== Work item ==
Filter this material down to the lines that contain the string "sqrt", and return those lines.

== Source material ==
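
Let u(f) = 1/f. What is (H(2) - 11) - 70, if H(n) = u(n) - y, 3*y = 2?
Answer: -487/6 ≈ -81.167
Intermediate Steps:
y = 2/3 (y = (1/3)*2 = 2/3 ≈ 0.66667)
H(n) = -2/3 + 1/n (H(n) = 1/n - 1*2/3 = 1/n - 2/3 = -2/3 + 1/n)
(H(2) - 11) - 70 = ((-2/3 + 1/2) - 11) - 70 = (-1/6 - 11) - 70 = -67/6 - 70 = -487/6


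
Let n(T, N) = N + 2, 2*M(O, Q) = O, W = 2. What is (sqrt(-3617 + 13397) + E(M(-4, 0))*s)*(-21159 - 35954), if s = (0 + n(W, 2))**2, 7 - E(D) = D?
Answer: -8224272 - 114226*sqrt(2445) ≈ -1.3872e+7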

== Exercise result ==
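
Let n(T, N) = N + 2, 2*M(O, Q) = O, W = 2. What is (sqrt(-3617 + 13397) + E(M(-4, 0))*s)*(-21159 - 35954), if s = (0 + n(W, 2))**2, 7 - E(D) = D?
Answer: -8224272 - 114226*sqrt(2445) ≈ -1.3872e+7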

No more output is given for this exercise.